TASK:
From the records below, transcribe only the lines running from the one with "Two competing isothermal" through the one with "The first-order sequence A". Keep both of those end lines.

Stored data:

*****

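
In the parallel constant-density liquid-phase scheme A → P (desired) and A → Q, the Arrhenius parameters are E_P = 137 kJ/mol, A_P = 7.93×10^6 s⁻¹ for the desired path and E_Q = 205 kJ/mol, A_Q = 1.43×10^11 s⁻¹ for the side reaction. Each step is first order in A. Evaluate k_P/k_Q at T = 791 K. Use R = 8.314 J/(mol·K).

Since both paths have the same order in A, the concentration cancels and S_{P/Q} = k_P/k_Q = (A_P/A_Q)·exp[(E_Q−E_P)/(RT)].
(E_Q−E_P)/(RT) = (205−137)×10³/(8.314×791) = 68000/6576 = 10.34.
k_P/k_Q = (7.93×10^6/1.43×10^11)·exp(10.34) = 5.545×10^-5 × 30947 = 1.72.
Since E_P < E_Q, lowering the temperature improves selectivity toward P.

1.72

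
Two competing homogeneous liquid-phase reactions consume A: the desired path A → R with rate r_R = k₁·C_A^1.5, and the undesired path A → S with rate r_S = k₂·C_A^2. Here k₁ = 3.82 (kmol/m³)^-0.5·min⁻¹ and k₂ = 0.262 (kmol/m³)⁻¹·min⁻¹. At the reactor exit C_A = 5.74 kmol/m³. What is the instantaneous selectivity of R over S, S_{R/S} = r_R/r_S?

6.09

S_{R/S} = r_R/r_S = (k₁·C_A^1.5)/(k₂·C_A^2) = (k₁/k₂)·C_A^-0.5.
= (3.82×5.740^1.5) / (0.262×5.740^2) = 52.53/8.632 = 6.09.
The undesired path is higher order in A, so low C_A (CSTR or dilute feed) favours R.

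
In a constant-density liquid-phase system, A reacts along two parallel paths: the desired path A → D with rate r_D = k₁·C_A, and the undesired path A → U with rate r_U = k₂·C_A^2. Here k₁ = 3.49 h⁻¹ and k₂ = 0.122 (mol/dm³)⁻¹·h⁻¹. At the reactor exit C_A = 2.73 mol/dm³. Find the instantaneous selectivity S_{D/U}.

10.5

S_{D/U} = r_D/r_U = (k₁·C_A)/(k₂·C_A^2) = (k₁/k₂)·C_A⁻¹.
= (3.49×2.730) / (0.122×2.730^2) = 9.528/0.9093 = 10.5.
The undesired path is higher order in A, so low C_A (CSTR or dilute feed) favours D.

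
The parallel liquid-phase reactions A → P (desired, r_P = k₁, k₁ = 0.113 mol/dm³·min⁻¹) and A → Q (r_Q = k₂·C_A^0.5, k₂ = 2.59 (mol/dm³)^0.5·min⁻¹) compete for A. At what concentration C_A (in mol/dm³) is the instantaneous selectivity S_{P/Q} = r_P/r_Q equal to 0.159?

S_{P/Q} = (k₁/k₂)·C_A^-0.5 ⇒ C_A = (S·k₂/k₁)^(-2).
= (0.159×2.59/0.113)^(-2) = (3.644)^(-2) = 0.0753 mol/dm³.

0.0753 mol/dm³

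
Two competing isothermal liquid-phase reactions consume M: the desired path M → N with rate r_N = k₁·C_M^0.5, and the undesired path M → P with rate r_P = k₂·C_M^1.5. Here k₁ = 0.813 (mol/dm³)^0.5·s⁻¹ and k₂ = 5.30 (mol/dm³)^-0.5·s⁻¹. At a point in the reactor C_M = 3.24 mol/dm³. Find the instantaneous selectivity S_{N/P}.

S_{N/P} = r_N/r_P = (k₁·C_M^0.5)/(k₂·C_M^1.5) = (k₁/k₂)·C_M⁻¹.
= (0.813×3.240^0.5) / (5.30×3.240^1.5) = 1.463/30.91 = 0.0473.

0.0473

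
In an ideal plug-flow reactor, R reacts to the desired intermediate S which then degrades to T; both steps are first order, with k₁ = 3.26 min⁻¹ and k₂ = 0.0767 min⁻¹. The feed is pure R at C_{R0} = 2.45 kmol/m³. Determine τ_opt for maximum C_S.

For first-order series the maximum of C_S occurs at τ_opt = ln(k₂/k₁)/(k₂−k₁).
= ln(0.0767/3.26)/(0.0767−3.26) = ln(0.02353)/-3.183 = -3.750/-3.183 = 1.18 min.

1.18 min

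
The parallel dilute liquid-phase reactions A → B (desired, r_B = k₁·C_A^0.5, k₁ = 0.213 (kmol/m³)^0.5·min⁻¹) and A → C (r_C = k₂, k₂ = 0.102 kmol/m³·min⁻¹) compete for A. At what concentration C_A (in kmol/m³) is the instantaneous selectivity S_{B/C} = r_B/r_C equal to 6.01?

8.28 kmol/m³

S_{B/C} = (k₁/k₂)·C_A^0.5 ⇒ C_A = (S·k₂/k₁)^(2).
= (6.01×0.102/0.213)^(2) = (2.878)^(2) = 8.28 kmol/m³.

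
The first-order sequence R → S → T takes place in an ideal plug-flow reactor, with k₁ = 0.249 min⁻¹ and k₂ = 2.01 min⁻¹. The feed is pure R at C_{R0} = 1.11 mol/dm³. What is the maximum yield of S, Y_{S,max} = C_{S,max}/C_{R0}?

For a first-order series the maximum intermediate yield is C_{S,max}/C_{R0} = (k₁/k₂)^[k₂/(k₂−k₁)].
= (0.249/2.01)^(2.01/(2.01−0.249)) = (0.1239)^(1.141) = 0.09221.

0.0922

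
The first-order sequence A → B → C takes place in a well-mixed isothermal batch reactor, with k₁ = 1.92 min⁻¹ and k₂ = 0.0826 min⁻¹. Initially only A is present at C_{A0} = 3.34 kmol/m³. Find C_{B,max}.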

*****

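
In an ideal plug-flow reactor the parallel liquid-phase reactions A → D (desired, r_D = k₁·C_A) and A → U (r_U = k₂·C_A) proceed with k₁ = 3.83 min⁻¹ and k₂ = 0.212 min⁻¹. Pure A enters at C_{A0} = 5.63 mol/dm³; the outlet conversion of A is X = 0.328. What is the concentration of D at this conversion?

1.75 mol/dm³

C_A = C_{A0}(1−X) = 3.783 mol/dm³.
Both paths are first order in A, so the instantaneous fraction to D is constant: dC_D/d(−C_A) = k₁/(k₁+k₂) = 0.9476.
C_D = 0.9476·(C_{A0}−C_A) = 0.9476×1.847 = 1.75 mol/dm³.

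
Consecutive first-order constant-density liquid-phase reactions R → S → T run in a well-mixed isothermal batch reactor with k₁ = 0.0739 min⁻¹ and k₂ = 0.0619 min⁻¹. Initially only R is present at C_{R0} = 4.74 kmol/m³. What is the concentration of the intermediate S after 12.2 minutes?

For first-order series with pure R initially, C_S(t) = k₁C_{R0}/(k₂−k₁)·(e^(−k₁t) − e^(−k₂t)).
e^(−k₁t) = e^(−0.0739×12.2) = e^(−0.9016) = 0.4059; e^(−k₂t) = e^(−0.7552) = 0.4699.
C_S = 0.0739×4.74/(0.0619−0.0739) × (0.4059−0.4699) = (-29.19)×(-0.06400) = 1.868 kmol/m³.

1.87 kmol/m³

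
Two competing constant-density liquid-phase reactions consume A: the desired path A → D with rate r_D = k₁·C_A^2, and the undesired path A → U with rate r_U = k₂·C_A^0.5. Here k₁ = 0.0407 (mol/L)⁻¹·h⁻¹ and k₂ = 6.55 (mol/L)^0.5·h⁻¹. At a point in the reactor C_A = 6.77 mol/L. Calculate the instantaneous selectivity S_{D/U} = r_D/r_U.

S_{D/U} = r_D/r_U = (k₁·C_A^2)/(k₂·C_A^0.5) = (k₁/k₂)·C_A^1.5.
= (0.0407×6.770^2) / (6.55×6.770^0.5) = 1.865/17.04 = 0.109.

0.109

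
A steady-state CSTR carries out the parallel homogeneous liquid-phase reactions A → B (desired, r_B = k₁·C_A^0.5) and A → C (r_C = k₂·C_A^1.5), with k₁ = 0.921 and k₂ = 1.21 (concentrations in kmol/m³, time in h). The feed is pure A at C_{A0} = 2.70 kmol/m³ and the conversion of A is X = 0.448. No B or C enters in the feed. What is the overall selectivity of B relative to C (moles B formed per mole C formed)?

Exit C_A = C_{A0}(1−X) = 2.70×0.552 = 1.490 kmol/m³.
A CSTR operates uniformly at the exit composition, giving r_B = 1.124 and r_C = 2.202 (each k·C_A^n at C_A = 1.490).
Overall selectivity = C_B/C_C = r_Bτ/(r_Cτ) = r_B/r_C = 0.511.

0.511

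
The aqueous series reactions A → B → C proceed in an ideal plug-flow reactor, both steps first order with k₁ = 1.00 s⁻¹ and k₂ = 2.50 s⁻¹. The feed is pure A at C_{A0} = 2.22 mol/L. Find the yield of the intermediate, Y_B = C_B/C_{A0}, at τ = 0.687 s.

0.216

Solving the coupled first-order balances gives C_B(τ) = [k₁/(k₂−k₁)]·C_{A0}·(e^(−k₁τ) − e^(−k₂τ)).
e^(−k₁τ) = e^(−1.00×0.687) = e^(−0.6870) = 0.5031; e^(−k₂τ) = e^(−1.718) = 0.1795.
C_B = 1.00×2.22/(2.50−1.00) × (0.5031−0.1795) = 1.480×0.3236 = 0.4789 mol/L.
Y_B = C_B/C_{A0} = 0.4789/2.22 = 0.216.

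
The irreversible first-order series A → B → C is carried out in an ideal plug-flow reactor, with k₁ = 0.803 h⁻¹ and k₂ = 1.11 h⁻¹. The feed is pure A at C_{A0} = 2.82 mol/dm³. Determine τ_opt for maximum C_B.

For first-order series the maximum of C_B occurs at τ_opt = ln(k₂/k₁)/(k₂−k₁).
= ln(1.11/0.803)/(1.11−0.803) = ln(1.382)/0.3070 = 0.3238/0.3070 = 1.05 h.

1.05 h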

*****

YOUR SOLUTION:
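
Two competing isothermal liquid-phase reactions consume M: the desired path M → N with rate r_N = k₁·C_M^0.5, and the undesired path M → P with rate r_P = k₂·C_M^1.5. Here k₁ = 0.813 (mol/dm³)^0.5·s⁻¹ and k₂ = 5.30 (mol/dm³)^-0.5·s⁻¹. At a point in the reactor C_M = 3.24 mol/dm³. Find the instantaneous selectivity S_{N/P}.

S_{N/P} = r_N/r_P = (k₁·C_M^0.5)/(k₂·C_M^1.5) = (k₁/k₂)·C_M⁻¹.
= (0.813×3.240^0.5) / (5.30×3.240^1.5) = 1.463/30.91 = 0.0473.

0.0473

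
In an ideal plug-flow reactor, R reacts to the desired intermediate S which then degrades to T; both steps are first order, with k₁ = 3.26 min⁻¹ and k₂ = 0.0767 min⁻¹. The feed is pure R at C_{R0} = 2.45 kmol/m³. Determine τ_opt for maximum C_S.

For first-order series the maximum of C_S occurs at τ_opt = ln(k₂/k₁)/(k₂−k₁).
= ln(0.0767/3.26)/(0.0767−3.26) = ln(0.02353)/-3.183 = -3.750/-3.183 = 1.18 min.

1.18 min

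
The parallel dilute liquid-phase reactions A → B (desired, r_B = k₁·C_A^0.5, k₁ = 0.213 (kmol/m³)^0.5·min⁻¹) and A → C (r_C = k₂, k₂ = 0.102 kmol/m³·min⁻¹) compete for A. At what concentration C_A (in kmol/m³) is the instantaneous selectivity S_{B/C} = r_B/r_C equal to 6.01?

8.28 kmol/m³

S_{B/C} = (k₁/k₂)·C_A^0.5 ⇒ C_A = (S·k₂/k₁)^(2).
= (6.01×0.102/0.213)^(2) = (2.878)^(2) = 8.28 kmol/m³.

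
The first-order sequence R → S → T takes place in an ideal plug-flow reactor, with k₁ = 0.249 min⁻¹ and k₂ = 2.01 min⁻¹. The feed is pure R at C_{R0} = 1.11 mol/dm³. What is the maximum yield of S, Y_{S,max} = C_{S,max}/C_{R0}?

For a first-order series the maximum intermediate yield is C_{S,max}/C_{R0} = (k₁/k₂)^[k₂/(k₂−k₁)].
= (0.249/2.01)^(2.01/(2.01−0.249)) = (0.1239)^(1.141) = 0.09221.

0.0922

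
The first-order sequence A → B → C takes place in a well-mixed isothermal batch reactor, with k₁ = 1.92 min⁻¹ and k₂ = 0.0826 min⁻¹. Initially only A is present at C_{A0} = 3.34 kmol/m³. Find C_{B,max}.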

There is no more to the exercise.